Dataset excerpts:
□ □ □
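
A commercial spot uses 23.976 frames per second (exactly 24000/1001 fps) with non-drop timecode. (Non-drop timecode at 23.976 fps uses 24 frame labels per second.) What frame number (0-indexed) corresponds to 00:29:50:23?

frame 42983

Total seconds to the label: (0 × 3600 + 29 × 60 + 50) = 1790.
Frame index = 1790 × 24 + 23 = 42983.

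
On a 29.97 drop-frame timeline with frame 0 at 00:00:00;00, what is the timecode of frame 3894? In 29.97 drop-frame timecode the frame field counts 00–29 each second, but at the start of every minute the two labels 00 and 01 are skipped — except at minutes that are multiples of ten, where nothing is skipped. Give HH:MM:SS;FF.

00:02:09;28

Ten DF minutes hold 17982 frames, so frame 3894 lies in block 0 (frames 0–17981) with 3894 frames into that block.
The block's first minute is 1800 frames and the rest 1798 each; 3894 frames reaches minute 2, so 0 × 18 + 2 × 2 = 4 labels have been skipped so far.
Adding those back, label number 3894 + 4 = 3898 at 30 labels/s is 129 s + 28 f = 0 h 2 min 9 s frame 28, i.e. 00:02:09;28.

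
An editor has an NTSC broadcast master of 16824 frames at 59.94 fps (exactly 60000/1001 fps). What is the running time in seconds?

Running time = 16824 / (60000/1001) = 280.6804 s.

280.6804 seconds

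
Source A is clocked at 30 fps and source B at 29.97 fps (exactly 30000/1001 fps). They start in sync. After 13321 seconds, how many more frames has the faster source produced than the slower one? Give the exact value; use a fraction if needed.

5190/13 frames

A emits 30 × 13321 = 399630 frames; B emits 30000/1001 × 13321 = 5190000/13.
Difference = 5190/13 frames (≈ 399.2308); B is behind A.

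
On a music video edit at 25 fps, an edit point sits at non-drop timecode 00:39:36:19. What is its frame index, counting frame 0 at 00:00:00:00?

Total seconds to the label: (0 × 3600 + 39 × 60 + 36) = 2376.
Frame index = 2376 × 25 + 19 = 59419.

59419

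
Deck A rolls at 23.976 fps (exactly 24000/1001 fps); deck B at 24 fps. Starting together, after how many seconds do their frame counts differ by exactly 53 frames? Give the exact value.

53053/24 seconds

The gap grows by |24 − 24000/1001| = 24/1001 frames per second.
Time for a 53-frame gap: 53 ÷ (24/1001) = 53053/24 s.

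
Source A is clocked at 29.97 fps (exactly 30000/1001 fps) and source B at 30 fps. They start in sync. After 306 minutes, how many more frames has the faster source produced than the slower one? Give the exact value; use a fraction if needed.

306 min = 18360 s.
A emits 30000/1001 × 18360 = 550800000/1001 frames; B emits 30 × 18360 = 550800.
Difference = 550800/1001 frames (≈ 550.2498); B is ahead of A.

550800/1001 frames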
□ □ □
PROBLEM STATEMENT
Copy every line above without changes.

SOLUTION TO THE EXERCISE
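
A commercial spot uses 23.976 frames per second (exactly 24000/1001 fps) with non-drop timecode. (Non-drop timecode at 23.976 fps uses 24 frame labels per second.) What frame number (0-indexed) corresponds to 00:29:50:23?

frame 42983

Total seconds to the label: (0 × 3600 + 29 × 60 + 50) = 1790.
Frame index = 1790 × 24 + 23 = 42983.

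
On a 29.97 drop-frame timeline with frame 0 at 00:00:00;00, what is the timecode of frame 3894? In 29.97 drop-frame timecode the frame field counts 00–29 each second, but at the start of every minute the two labels 00 and 01 are skipped — except at minutes that are multiples of ten, where nothing is skipped. Give HH:MM:SS;FF.

00:02:09;28

Ten DF minutes hold 17982 frames, so frame 3894 lies in block 0 (frames 0–17981) with 3894 frames into that block.
The block's first minute is 1800 frames and the rest 1798 each; 3894 frames reaches minute 2, so 0 × 18 + 2 × 2 = 4 labels have been skipped so far.
Adding those back, label number 3894 + 4 = 3898 at 30 labels/s is 129 s + 28 f = 0 h 2 min 9 s frame 28, i.e. 00:02:09;28.

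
An editor has an NTSC broadcast master of 16824 frames at 59.94 fps (exactly 60000/1001 fps). What is the running time in seconds?

Running time = 16824 / (60000/1001) = 280.6804 s.

280.6804 seconds

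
Source A is clocked at 30 fps and source B at 29.97 fps (exactly 30000/1001 fps). They start in sync. After 13321 seconds, how many more frames has the faster source produced than the slower one? Give the exact value; use a fraction if needed.

5190/13 frames

A emits 30 × 13321 = 399630 frames; B emits 30000/1001 × 13321 = 5190000/13.
Difference = 5190/13 frames (≈ 399.2308); B is behind A.

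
On a music video edit at 25 fps, an edit point sits at non-drop timecode 00:39:36:19. What is its frame index, counting frame 0 at 00:00:00:00?

Total seconds to the label: (0 × 3600 + 39 × 60 + 36) = 2376.
Frame index = 2376 × 25 + 19 = 59419.

59419

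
Deck A rolls at 23.976 fps (exactly 24000/1001 fps); deck B at 24 fps. Starting together, after how many seconds do their frame counts differ by exactly 53 frames? Give the exact value.

53053/24 seconds

The gap grows by |24 − 24000/1001| = 24/1001 frames per second.
Time for a 53-frame gap: 53 ÷ (24/1001) = 53053/24 s.

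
Source A is clocked at 29.97 fps (exactly 30000/1001 fps) and source B at 30 fps. They start in sync. After 306 minutes, how many more frames has the faster source produced than the slower one? Give the exact value; use a fraction if needed.

306 min = 18360 s.
A emits 30000/1001 × 18360 = 550800000/1001 frames; B emits 30 × 18360 = 550800.
Difference = 550800/1001 frames (≈ 550.2498); B is ahead of A.

550800/1001 frames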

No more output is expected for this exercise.